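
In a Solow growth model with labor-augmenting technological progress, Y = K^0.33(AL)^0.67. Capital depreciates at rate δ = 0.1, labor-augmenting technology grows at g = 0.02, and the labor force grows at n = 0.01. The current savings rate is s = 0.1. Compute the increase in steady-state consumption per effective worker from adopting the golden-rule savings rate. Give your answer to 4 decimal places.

Δc ≈ 0.2692

Break-even investment rate: n + g + δ = 0.01 + 0.02 + 0.1 = 0.13.
Current steady state (s = 0.1): k* = (0.1/0.13)^(1/0.67) ≈ 0.6760, y* = 0.6760^0.33 ≈ 0.8788, c* = (1−0.1)·0.8788 ≈ 0.7909.
Maximizing c = f(k) − (n+g+δ)·k gives f'(k) = n+g+δ, i.e. 0.33·k^(0.33−1) = 0.13, so k_gold = (0.33/0.13)^(1/0.67) ≈ 4.0164.
y_gold = 4.0164^0.33 ≈ 1.5822, c_gold = y_gold − 0.13·k_gold ≈ 1.0601.
Gain: Δc = 1.0601 − 0.7909 ≈ 0.2692.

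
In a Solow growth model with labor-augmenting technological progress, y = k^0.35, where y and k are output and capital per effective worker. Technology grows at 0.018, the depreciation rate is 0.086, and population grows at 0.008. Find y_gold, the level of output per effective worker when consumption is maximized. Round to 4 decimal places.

y_gold ≈ 1.8470

n + g + δ = 0.008 + 0.018 + 0.086 = 0.112.
Setting f'(k) = n+g+δ gives 0.35·k^(0.35−1) = 0.112, hence k_gold = (0.35/0.112)^(1/0.65) ≈ 5.7718.
Output: y_gold = k_gold^0.35 = 5.7718^0.35 ≈ 1.8470.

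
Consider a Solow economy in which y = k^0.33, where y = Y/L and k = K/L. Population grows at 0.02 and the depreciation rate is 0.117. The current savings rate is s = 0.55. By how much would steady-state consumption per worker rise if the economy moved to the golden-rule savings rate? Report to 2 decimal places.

Break-even investment rate: n + δ = 0.02 + 0.117 = 0.137.
Current steady state (s = 0.55): k* = (0.55/0.137)^(1/0.67) ≈ 7.9608, y* = 7.9608^0.33 ≈ 1.9830, c* = (1−0.55)·1.9830 ≈ 0.8923.
Golden rule sets MPK = n+δ: 0.33·k^(0.33−1) = 0.137, so k_gold = (0.33/0.137)^(1/0.67) ≈ 3.7140.
y_gold = 3.7140^0.33 ≈ 1.5419, c_gold = y_gold − 0.137·k_gold ≈ 1.0331.
Gain: Δc = 1.0331 − 0.8923 ≈ 0.1407.

Δc ≈ 0.14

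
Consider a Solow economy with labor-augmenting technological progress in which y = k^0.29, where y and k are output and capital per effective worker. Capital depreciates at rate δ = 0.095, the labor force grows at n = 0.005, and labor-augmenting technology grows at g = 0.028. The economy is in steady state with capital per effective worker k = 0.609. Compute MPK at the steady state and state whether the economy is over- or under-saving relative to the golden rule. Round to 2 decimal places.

under-saving; MPK ≈ 0.41

n + g + δ = 0.005 + 0.028 + 0.095 = 0.128.
MPK = 0.29·k^(0.29−1) = 0.29·0.609^(-0.71) ≈ 0.4124.
MPK > 0.128, so the economy is dynamically efficient (under-saving).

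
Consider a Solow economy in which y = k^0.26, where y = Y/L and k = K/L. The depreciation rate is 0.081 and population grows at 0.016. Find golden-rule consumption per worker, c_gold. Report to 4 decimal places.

Capital per worker breaks even when investment replaces (n + δ)·k; here n + δ = 0.097.
Setting f'(k) = n+δ gives 0.26·k^(0.26−1) = 0.097, hence k_gold = (0.26/0.097)^(1/0.74) ≈ 3.7901.
y_gold = 3.7901^0.26 ≈ 1.4140.
c_gold = y_gold − (n+δ)·k_gold = 1.4140 − 0.097·3.7901 ≈ 1.0464.

c_gold ≈ 1.0464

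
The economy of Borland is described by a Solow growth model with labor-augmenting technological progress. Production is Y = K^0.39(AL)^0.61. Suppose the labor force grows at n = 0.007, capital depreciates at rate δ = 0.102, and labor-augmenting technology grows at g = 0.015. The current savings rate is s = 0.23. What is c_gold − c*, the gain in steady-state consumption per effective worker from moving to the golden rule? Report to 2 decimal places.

n + g + δ = 0.007 + 0.015 + 0.102 = 0.124.
Current steady state (s = 0.23): k* = (0.23/0.124)^(1/0.61) ≈ 2.7533, y* = 2.7533^0.39 ≈ 1.4844, c* = (1−0.23)·1.4844 ≈ 1.1430.
Setting f'(k) = n+g+δ gives 0.39·k^(0.39−1) = 0.124, hence k_gold = (0.39/0.124)^(1/0.61) ≈ 6.5435.
y_gold = 6.5435^0.39 ≈ 2.0805, c_gold = y_gold − 0.124·k_gold ≈ 1.2691.
Gain: Δc = 1.2691 − 1.1430 ≈ 0.1261.

Δc ≈ 0.13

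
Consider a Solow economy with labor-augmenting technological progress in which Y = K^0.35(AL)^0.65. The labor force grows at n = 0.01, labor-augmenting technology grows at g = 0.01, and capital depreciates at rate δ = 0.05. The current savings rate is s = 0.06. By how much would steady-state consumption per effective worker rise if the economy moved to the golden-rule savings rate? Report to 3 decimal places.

Capital per effective worker breaks even when investment replaces (n + g + δ)·k; here n + g + δ = 0.07.
Current steady state (s = 0.06): k* = (0.06/0.07)^(1/0.65) ≈ 0.7889, y* = 0.7889^0.35 ≈ 0.9203, c* = (1−0.06)·0.9203 ≈ 0.8651.
At the golden rule the marginal product of capital equals n+g+δ: 0.35·k^(0.35−1) = 0.07. Solving, k_gold = (0.35/0.07)^(1/0.65) ≈ 11.8943.
y_gold = 11.8943^0.35 ≈ 2.3789, c_gold = y_gold − 0.07·k_gold ≈ 1.5463.
Gain: Δc = 1.5463 − 0.8651 ≈ 0.6811.

Δc ≈ 0.681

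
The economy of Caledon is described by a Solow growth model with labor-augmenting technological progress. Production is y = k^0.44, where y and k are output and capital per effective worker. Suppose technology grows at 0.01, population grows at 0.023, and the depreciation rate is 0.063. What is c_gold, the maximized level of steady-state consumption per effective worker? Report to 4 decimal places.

The effective depreciation rate is n + g + δ = 0.023 + 0.01 + 0.063 = 0.096.
At the golden rule the marginal product of capital equals n+g+δ: 0.44·k^(0.44−1) = 0.096. Solving, k_gold = (0.44/0.096)^(1/0.56) ≈ 15.1594.
y_gold = 15.1594^0.44 ≈ 3.3075.
c_gold = y_gold − (n+g+δ)·k_gold = 3.3075 − 0.096·15.1594 ≈ 1.8522.

c_gold ≈ 1.8522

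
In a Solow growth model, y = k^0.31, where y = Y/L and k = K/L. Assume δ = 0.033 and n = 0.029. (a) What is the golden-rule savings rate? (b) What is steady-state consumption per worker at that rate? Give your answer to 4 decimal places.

(a) s_gold = 0.3100; (b) c_gold ≈ 1.4219

Capital per worker breaks even when investment replaces (n + δ)·k; here n + δ = 0.062.
For Cobb-Douglas, s_gold equals capital's share: s_gold = 0.31.
Setting f'(k) = n+δ gives 0.31·k^(0.31−1) = 0.062, hence k_gold = (0.31/0.062)^(1/0.69) ≈ 10.3039.
y_gold = 10.3039^0.31 ≈ 2.0608; c_gold = (1−0.31)·y_gold ≈ 1.4219.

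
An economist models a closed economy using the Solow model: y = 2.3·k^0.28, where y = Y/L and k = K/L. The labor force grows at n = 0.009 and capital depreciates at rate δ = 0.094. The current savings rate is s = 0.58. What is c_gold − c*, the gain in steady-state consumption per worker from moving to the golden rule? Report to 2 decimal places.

Break-even investment rate: n + δ = 0.009 + 0.094 = 0.103.
Current steady state (s = 0.58): k* = (0.58·2.3/0.103)^(1/0.72) ≈ 35.0661, y* = 2.3·35.0661^0.28 ≈ 6.2272, c* = (1−0.58)·6.2272 ≈ 2.6154.
Setting f'(k) = n+δ gives 0.28·2.3·k^(0.28−1) = 0.103, hence k_gold = (0.28·2.3/0.103)^(1/0.72) ≈ 12.7533.
y_gold = 2.3·12.7533^0.28 ≈ 4.6914, c_gold = y_gold − 0.103·k_gold ≈ 3.3778.
Gain: Δc = 3.3778 − 2.6154 ≈ 0.7624.

Δc ≈ 0.76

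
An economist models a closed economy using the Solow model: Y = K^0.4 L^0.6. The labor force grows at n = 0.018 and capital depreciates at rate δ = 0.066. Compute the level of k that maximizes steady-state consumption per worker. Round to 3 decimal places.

k_gold ≈ 13.478

n + δ = 0.018 + 0.066 = 0.084.
Golden rule sets MPK = n+δ: 0.4·k^(0.4−1) = 0.084, so k_gold = (0.4/0.084)^(1/0.6) ≈ 13.4783.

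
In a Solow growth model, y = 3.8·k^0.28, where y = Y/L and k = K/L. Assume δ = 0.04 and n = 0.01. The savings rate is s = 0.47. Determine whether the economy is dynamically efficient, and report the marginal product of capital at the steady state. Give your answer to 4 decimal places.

dynamically inefficient; MPK ≈ 0.0298

The effective depreciation rate is n + δ = 0.01 + 0.04 = 0.05.
Steady-state k*: s·A·k^0.28 = 0.05·k gives k* = (0.47·3.8/0.05)^(1/0.72) ≈ 143.4899.
MPK = 0.28·3.8·143.4899^(-0.72) ≈ 0.0298.
MPK < n+δ = 0.05, so the economy is dynamically inefficient (over-saving).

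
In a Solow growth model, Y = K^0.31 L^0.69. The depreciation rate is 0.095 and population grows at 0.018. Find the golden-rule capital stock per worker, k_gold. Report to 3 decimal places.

Break-even investment rate: n + δ = 0.018 + 0.095 = 0.113.
Golden rule sets MPK = n+δ: 0.31·k^(0.31−1) = 0.113, so k_gold = (0.31/0.113)^(1/0.69) ≈ 4.3171.

k_gold ≈ 4.317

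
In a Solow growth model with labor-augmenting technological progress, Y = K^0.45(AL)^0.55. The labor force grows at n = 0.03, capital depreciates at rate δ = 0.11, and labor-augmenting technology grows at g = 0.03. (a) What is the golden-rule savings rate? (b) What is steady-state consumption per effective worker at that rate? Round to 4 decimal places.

(a) s_gold = 0.4500; (b) c_gold ≈ 1.2197

The effective depreciation rate is n + g + δ = 0.03 + 0.03 + 0.11 = 0.17.
For Cobb-Douglas, s_gold equals capital's share: s_gold = 0.45.
At the golden rule the marginal product of capital equals n+g+δ: 0.45·k^(0.45−1) = 0.17. Solving, k_gold = (0.45/0.17)^(1/0.55) ≈ 5.8703.
y_gold = 5.8703^0.45 ≈ 2.2177; c_gold = (1−0.45)·y_gold ≈ 1.2197.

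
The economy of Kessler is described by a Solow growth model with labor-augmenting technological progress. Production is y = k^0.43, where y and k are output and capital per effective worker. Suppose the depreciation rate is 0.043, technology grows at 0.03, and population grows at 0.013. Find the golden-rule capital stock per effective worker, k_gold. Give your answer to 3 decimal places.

n + g + δ = 0.013 + 0.03 + 0.043 = 0.086.
At the golden rule the marginal product of capital equals n+g+δ: 0.43·k^(0.43−1) = 0.086. Solving, k_gold = (0.43/0.086)^(1/0.57) ≈ 16.8369.

k_gold ≈ 16.837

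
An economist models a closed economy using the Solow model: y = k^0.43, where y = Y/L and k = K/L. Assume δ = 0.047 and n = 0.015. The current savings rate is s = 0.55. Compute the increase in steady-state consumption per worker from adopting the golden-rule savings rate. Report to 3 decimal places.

Capital per worker breaks even when investment replaces (n + δ)·k; here n + δ = 0.062.
Current steady state (s = 0.55): k* = (0.55/0.062)^(1/0.57) ≈ 46.0370, y* = 46.0370^0.43 ≈ 5.1896, c* = (1−0.55)·5.1896 ≈ 2.3353.
Setting f'(k) = n+δ gives 0.43·k^(0.43−1) = 0.062, hence k_gold = (0.43/0.062)^(1/0.57) ≈ 29.8933.
y_gold = 29.8933^0.43 ≈ 4.3102, c_gold = y_gold − 0.062·k_gold ≈ 2.4568.
Gain: Δc = 2.4568 − 2.3353 ≈ 0.1215.

Δc ≈ 0.121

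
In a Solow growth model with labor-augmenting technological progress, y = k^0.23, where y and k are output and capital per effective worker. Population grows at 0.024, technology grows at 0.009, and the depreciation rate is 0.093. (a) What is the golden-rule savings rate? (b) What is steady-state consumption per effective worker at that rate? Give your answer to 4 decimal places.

(a) s_gold = 0.2300; (b) c_gold ≈ 0.9216

n + g + δ = 0.024 + 0.009 + 0.093 = 0.126.
For Cobb-Douglas, s_gold equals capital's share: s_gold = 0.23.
Maximizing c = f(k) − (n+g+δ)·k gives f'(k) = n+g+δ, i.e. 0.23·k^(0.23−1) = 0.126, so k_gold = (0.23/0.126)^(1/0.77) ≈ 2.1849.
y_gold = 2.1849^0.23 ≈ 1.1969; c_gold = (1−0.23)·y_gold ≈ 0.9216.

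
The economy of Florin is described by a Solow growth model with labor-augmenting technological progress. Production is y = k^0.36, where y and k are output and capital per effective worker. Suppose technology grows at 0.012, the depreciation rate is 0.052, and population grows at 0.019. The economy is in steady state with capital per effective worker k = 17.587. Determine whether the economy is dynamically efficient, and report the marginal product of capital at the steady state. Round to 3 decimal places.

dynamically inefficient; MPK ≈ 0.057

The effective depreciation rate is n + g + δ = 0.019 + 0.012 + 0.052 = 0.083.
MPK = 0.36·k^(0.36−1) = 0.36·17.587^(-0.64) ≈ 0.0575.
MPK < 0.083, so the economy is dynamically inefficient (over-saving).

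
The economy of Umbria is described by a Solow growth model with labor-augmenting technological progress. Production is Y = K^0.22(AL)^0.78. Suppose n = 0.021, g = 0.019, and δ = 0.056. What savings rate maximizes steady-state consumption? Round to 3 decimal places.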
_ _ _ _
### [Brief]
No line before the one with "The economy of Florin" belongs in the answer; copy that line and the rest of the records exactly.

### [Solution to the problem]
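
The economy of Florin is described by a Solow growth model with labor-augmenting technological progress. Production is y = k^0.36, where y and k are output and capital per effective worker. Suppose technology grows at 0.012, the depreciation rate is 0.052, and population grows at 0.019. The economy is in steady state with capital per effective worker k = 17.587. Determine whether the economy is dynamically efficient, and report the marginal product of capital at the steady state. Round to 3 decimal places.

dynamically inefficient; MPK ≈ 0.057

The effective depreciation rate is n + g + δ = 0.019 + 0.012 + 0.052 = 0.083.
MPK = 0.36·k^(0.36−1) = 0.36·17.587^(-0.64) ≈ 0.0575.
MPK < 0.083, so the economy is dynamically inefficient (over-saving).

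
The economy of Umbria is described by a Solow growth model with labor-augmenting technological progress. Production is Y = K^0.22(AL)^0.78. Suppose n = 0.021, g = 0.019, and δ = 0.056. What savings rate maximizes steady-state consumption? Round to 3 decimal places.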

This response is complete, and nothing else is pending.